WHAT IS BEING ASKED.
Repeat exactly the lines of the entries below from the one with "The first payment, £70,150.00, arrives" through the one with "An asset pays a fixed scholarship", both ends included, and nothing else.

[Dataset entries]
● ● ● ●

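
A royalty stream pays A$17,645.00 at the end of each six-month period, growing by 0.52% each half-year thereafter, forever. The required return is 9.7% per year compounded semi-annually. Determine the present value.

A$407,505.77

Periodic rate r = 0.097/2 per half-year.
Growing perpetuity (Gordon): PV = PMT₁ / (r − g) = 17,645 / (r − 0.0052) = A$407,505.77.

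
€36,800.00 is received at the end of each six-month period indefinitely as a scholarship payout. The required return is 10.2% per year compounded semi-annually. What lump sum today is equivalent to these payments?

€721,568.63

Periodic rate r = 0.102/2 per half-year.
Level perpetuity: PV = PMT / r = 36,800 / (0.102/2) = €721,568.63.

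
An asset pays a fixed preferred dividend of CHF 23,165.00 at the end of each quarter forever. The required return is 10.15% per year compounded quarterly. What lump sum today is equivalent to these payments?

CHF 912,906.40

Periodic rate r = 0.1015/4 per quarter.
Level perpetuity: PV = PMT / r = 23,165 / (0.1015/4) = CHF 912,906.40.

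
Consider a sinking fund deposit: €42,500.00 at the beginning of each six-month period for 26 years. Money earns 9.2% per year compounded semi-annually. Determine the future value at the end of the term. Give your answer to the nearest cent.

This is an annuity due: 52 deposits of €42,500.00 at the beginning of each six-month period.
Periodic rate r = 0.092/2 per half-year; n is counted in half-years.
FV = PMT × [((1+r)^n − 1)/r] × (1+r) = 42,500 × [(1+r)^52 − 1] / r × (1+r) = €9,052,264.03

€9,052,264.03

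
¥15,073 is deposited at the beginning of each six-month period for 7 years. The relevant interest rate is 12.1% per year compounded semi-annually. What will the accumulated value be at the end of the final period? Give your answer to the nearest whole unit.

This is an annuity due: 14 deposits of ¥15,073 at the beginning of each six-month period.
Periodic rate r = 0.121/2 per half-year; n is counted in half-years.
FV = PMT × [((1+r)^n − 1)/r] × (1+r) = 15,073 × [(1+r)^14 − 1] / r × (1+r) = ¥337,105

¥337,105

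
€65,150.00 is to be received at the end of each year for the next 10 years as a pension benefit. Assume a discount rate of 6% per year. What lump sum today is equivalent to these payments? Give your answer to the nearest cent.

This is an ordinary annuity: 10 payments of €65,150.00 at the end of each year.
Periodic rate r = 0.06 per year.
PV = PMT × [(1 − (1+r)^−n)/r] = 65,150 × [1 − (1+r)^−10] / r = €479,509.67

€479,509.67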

● ● ● ●

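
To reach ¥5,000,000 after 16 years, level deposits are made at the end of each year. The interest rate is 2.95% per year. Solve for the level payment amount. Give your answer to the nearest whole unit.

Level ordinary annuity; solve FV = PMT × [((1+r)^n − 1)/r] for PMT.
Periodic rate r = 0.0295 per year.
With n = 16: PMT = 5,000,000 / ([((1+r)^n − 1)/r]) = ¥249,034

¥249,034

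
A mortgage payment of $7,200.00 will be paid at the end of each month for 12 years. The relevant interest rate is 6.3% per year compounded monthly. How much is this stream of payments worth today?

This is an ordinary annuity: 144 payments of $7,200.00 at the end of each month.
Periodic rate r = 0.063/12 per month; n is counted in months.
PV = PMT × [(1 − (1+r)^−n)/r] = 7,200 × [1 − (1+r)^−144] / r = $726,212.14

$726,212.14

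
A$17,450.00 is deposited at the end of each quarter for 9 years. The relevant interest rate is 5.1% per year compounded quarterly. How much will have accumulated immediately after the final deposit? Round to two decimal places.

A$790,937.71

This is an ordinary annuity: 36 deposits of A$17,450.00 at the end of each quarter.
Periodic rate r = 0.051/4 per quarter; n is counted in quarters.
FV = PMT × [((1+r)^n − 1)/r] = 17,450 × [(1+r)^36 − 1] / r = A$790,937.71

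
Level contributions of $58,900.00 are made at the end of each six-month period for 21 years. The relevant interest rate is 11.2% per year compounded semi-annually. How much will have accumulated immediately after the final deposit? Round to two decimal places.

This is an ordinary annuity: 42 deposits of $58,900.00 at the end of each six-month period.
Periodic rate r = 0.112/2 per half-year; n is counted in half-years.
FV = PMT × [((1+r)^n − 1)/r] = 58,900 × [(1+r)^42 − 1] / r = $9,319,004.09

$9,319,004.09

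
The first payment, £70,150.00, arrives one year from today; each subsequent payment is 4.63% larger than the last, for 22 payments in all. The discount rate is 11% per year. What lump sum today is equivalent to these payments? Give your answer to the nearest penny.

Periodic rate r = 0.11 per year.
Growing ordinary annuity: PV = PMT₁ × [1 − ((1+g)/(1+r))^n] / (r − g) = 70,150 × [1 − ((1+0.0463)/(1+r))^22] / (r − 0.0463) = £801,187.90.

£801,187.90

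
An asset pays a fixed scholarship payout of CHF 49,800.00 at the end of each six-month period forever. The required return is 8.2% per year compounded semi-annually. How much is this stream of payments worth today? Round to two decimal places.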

● ● ● ●

YOUR SOLUTION.
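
The first payment, £70,150.00, arrives one year from today; each subsequent payment is 4.63% larger than the last, for 22 payments in all. The discount rate is 11% per year. What lump sum today is equivalent to these payments? Give your answer to the nearest penny.

Periodic rate r = 0.11 per year.
Growing ordinary annuity: PV = PMT₁ × [1 − ((1+g)/(1+r))^n] / (r − g) = 70,150 × [1 − ((1+0.0463)/(1+r))^22] / (r − 0.0463) = £801,187.90.

£801,187.90

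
An asset pays a fixed scholarship payout of CHF 49,800.00 at the end of each six-month period forever. The required return is 8.2% per year compounded semi-annually. How much is this stream of payments worth today? Round to two decimal places.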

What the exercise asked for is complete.